§ **RECORDS TO USE**
────────────────────────────────────────

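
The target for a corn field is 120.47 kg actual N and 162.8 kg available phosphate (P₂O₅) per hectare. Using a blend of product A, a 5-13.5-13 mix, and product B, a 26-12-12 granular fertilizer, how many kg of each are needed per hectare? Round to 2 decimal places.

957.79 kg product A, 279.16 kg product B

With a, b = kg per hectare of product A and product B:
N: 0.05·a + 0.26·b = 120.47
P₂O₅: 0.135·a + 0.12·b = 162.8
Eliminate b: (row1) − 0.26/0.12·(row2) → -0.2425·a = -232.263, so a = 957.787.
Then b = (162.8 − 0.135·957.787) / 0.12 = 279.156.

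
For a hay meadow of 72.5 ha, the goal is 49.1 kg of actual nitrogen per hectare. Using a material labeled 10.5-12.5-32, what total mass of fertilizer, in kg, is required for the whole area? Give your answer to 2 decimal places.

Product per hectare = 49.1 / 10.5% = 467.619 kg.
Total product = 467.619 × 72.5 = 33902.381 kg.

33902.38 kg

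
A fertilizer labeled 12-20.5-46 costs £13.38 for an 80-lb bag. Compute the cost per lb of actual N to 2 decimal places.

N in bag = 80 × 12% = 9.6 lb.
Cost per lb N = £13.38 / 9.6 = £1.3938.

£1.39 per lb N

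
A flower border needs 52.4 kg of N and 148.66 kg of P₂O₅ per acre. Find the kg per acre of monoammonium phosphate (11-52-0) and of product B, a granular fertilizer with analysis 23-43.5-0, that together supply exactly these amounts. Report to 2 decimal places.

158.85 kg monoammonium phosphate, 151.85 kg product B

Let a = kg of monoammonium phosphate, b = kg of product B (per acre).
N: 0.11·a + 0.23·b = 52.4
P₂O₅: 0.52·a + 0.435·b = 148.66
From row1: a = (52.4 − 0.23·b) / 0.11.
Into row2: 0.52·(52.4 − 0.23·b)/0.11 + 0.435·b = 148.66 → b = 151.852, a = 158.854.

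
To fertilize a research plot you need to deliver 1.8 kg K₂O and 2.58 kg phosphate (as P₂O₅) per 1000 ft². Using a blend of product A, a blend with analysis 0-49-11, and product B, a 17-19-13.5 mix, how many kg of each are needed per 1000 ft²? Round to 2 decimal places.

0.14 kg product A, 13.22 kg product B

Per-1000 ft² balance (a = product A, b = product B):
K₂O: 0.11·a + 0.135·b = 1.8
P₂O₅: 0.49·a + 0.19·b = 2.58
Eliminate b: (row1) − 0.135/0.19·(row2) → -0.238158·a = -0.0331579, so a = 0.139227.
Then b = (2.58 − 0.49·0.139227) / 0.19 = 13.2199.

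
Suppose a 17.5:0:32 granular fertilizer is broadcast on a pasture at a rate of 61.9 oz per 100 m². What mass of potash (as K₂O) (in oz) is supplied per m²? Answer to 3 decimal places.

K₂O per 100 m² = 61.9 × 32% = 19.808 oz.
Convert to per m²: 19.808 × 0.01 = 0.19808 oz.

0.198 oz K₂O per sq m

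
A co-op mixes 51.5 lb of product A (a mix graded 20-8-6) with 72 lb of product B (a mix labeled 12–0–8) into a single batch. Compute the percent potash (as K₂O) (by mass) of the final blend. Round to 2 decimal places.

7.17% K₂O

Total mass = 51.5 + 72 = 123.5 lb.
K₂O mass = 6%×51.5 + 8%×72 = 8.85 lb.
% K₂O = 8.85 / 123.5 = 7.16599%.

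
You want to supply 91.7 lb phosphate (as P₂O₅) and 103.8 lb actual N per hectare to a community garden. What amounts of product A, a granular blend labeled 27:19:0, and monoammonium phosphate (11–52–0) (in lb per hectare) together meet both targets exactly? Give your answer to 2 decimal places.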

────────────────────────────────────────

§ **TASK STATEMENT**
Go through the records above and write each one out again exactly.

§ **TASK SOLUTION**
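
The target for a corn field is 120.47 kg actual N and 162.8 kg available phosphate (P₂O₅) per hectare. Using a blend of product A, a 5-13.5-13 mix, and product B, a 26-12-12 granular fertilizer, how many kg of each are needed per hectare? Round to 2 decimal places.

957.79 kg product A, 279.16 kg product B

With a, b = kg per hectare of product A and product B:
N: 0.05·a + 0.26·b = 120.47
P₂O₅: 0.135·a + 0.12·b = 162.8
Eliminate b: (row1) − 0.26/0.12·(row2) → -0.2425·a = -232.263, so a = 957.787.
Then b = (162.8 − 0.135·957.787) / 0.12 = 279.156.

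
For a hay meadow of 72.5 ha, the goal is 49.1 kg of actual nitrogen per hectare. Using a material labeled 10.5-12.5-32, what total mass of fertilizer, in kg, is required for the whole area? Give your answer to 2 decimal places.

Product per hectare = 49.1 / 10.5% = 467.619 kg.
Total product = 467.619 × 72.5 = 33902.381 kg.

33902.38 kg

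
A fertilizer labeled 12-20.5-46 costs £13.38 for an 80-lb bag. Compute the cost per lb of actual N to 2 decimal places.

N in bag = 80 × 12% = 9.6 lb.
Cost per lb N = £13.38 / 9.6 = £1.3938.

£1.39 per lb N

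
A flower border needs 52.4 kg of N and 148.66 kg of P₂O₅ per acre. Find the kg per acre of monoammonium phosphate (11-52-0) and of product B, a granular fertilizer with analysis 23-43.5-0, that together supply exactly these amounts. Report to 2 decimal places.

158.85 kg monoammonium phosphate, 151.85 kg product B

Let a = kg of monoammonium phosphate, b = kg of product B (per acre).
N: 0.11·a + 0.23·b = 52.4
P₂O₅: 0.52·a + 0.435·b = 148.66
From row1: a = (52.4 − 0.23·b) / 0.11.
Into row2: 0.52·(52.4 − 0.23·b)/0.11 + 0.435·b = 148.66 → b = 151.852, a = 158.854.

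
To fertilize a research plot you need to deliver 1.8 kg K₂O and 2.58 kg phosphate (as P₂O₅) per 1000 ft². Using a blend of product A, a blend with analysis 0-49-11, and product B, a 17-19-13.5 mix, how many kg of each are needed per 1000 ft²? Round to 2 decimal places.

0.14 kg product A, 13.22 kg product B

Per-1000 ft² balance (a = product A, b = product B):
K₂O: 0.11·a + 0.135·b = 1.8
P₂O₅: 0.49·a + 0.19·b = 2.58
Eliminate b: (row1) − 0.135/0.19·(row2) → -0.238158·a = -0.0331579, so a = 0.139227.
Then b = (2.58 − 0.49·0.139227) / 0.19 = 13.2199.

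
Suppose a 17.5:0:32 granular fertilizer is broadcast on a pasture at a rate of 61.9 oz per 100 m². What mass of potash (as K₂O) (in oz) is supplied per m²? Answer to 3 decimal places.

K₂O per 100 m² = 61.9 × 32% = 19.808 oz.
Convert to per m²: 19.808 × 0.01 = 0.19808 oz.

0.198 oz K₂O per sq m

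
A co-op mixes 51.5 lb of product A (a mix graded 20-8-6) with 72 lb of product B (a mix labeled 12–0–8) into a single batch. Compute the percent potash (as K₂O) (by mass) of the final blend. Round to 2 decimal places.

7.17% K₂O

Total mass = 51.5 + 72 = 123.5 lb.
K₂O mass = 6%×51.5 + 8%×72 = 8.85 lb.
% K₂O = 8.85 / 123.5 = 7.16599%.

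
You want to supply 91.7 lb phosphate (as P₂O₅) and 103.8 lb actual N per hectare to a community garden. What amounts of product A, a granular blend labeled 27:19:0, and monoammonium phosphate (11–52–0) (in lb per hectare) together meet both targets exactly? Give your answer to 2 decimal places.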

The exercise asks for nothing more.